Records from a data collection
┏━━
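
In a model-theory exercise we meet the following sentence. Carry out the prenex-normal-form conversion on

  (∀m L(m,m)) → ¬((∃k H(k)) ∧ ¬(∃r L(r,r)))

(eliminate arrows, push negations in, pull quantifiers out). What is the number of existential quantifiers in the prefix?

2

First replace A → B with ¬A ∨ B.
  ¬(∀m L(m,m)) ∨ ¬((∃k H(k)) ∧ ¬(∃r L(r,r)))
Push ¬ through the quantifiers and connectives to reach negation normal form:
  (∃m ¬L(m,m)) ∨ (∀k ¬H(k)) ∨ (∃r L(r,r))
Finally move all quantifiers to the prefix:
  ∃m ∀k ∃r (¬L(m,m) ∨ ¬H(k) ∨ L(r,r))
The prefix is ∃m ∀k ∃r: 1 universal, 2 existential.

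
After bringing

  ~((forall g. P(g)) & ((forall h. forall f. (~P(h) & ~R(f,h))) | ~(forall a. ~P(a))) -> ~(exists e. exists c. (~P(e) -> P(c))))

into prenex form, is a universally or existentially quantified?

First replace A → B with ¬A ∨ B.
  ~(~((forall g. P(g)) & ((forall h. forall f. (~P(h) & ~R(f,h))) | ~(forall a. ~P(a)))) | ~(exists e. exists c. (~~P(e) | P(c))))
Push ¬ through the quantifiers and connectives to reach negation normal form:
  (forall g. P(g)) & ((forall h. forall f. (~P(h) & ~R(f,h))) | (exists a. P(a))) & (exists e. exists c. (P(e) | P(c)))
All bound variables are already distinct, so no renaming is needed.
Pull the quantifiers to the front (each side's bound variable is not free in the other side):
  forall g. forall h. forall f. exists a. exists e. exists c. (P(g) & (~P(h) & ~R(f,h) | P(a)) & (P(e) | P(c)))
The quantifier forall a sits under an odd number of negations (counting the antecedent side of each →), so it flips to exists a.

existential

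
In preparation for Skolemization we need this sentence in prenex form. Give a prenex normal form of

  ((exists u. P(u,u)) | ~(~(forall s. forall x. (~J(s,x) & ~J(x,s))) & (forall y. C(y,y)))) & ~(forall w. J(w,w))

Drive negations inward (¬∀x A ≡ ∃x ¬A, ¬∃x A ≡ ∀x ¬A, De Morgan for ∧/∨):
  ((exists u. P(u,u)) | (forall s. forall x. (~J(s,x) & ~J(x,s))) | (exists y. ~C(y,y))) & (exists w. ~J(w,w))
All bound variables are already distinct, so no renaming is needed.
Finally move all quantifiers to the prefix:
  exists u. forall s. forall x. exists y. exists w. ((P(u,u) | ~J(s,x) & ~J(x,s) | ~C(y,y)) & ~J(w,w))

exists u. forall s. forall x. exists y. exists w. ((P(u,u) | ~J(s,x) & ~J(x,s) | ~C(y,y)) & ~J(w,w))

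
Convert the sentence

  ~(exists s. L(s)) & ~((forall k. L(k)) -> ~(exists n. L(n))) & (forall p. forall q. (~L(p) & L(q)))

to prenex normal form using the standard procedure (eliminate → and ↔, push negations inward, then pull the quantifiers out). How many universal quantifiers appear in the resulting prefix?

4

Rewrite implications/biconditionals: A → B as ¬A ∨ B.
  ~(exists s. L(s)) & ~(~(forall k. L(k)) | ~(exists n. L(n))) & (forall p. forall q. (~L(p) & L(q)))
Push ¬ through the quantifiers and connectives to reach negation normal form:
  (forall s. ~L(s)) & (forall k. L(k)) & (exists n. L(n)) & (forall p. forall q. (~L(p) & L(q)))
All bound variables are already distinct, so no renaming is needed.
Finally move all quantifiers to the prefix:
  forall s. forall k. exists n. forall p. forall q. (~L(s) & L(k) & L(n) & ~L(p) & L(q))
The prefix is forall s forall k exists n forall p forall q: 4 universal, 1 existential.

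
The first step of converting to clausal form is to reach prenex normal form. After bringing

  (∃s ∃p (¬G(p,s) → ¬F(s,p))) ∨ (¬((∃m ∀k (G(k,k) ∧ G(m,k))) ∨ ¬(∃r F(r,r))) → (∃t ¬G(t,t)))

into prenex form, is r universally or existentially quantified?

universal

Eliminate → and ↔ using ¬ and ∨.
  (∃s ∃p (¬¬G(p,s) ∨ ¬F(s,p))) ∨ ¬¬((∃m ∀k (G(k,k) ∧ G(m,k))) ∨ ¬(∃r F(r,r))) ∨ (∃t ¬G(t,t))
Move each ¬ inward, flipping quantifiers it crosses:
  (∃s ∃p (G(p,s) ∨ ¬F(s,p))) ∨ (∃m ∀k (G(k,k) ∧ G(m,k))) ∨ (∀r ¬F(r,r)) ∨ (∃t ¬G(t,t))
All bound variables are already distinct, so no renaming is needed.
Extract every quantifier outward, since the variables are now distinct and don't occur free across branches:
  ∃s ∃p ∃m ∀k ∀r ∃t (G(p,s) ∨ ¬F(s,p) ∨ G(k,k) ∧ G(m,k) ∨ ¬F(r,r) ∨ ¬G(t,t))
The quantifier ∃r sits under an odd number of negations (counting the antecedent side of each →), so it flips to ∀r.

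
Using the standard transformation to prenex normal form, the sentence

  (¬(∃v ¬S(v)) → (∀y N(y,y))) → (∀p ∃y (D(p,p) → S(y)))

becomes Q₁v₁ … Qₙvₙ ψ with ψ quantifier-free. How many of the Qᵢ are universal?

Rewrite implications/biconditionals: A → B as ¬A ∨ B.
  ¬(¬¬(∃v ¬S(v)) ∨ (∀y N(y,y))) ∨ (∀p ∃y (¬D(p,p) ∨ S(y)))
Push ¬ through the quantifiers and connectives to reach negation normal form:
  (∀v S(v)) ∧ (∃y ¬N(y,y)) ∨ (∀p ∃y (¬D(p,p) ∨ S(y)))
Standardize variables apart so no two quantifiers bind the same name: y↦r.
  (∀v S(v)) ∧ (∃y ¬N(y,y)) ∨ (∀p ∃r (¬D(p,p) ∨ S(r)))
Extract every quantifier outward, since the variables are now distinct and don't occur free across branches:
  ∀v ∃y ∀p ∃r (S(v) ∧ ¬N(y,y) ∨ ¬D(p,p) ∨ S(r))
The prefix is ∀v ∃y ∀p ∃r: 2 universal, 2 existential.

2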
┗━━
┏━━
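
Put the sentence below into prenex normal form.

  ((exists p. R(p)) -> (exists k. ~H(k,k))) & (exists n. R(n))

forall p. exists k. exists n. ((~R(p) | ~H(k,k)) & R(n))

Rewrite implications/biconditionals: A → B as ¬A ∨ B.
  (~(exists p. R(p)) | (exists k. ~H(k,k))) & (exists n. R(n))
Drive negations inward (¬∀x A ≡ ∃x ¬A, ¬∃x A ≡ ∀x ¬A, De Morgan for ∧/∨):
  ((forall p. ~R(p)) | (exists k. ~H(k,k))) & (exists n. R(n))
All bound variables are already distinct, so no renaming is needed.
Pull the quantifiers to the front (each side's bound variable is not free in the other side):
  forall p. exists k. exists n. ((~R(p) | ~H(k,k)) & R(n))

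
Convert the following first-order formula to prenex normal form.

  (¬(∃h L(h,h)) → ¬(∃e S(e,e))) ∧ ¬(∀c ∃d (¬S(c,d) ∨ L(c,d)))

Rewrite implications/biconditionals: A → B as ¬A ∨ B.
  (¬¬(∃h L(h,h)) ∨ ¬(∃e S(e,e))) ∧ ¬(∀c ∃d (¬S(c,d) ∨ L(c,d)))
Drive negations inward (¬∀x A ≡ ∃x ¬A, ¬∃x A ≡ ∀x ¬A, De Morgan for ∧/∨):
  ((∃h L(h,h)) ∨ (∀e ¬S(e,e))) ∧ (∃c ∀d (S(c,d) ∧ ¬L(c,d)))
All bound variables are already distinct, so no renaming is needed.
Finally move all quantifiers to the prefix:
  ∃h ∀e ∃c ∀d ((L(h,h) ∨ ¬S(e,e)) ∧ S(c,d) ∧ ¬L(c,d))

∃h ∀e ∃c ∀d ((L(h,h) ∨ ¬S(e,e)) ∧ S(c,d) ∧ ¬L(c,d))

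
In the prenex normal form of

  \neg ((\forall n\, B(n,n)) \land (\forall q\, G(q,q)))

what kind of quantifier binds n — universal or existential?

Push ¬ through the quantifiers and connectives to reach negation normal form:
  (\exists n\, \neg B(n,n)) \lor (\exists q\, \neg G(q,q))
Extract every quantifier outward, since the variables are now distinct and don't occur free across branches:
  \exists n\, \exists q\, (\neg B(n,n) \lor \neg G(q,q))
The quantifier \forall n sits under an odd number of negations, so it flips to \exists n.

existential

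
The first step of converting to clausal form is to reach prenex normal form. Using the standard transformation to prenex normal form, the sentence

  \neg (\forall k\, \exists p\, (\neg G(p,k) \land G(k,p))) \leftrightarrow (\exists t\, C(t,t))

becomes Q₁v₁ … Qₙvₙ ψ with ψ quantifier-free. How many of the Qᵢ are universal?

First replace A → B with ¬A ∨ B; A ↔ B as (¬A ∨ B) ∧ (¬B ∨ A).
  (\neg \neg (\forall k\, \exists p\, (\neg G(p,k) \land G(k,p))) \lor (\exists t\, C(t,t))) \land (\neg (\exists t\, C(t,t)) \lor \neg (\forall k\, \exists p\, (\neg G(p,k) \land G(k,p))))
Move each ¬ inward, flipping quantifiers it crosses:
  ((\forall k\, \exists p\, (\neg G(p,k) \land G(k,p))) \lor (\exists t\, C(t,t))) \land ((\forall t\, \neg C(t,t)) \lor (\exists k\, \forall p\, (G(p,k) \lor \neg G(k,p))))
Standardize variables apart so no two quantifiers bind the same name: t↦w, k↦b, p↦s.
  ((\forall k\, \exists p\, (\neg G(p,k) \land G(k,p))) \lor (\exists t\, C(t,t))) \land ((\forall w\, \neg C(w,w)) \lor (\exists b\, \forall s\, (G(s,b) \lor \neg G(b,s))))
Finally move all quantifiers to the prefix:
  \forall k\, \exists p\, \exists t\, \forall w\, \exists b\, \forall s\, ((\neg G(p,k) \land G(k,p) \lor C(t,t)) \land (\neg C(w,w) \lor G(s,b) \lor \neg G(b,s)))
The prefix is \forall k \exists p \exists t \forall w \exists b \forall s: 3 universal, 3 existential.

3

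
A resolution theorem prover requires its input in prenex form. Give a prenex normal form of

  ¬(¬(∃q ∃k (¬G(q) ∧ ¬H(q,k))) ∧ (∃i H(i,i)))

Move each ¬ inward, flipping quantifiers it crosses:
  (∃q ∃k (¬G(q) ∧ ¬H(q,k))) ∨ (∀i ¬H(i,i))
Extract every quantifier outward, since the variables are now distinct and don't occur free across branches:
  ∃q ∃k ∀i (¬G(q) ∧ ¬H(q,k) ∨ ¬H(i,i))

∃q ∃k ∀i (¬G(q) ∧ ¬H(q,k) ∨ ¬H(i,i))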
┗━━
→ Goal of the exercise: Search the records above for the string "transformation". Copy every line that contains it.

→ Finished task:
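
Using the standard transformation to prenex normal form, the sentence
The first step of converting to clausal form is to reach prenex normal form. Using the standard transformation to prenex normal form, the sentence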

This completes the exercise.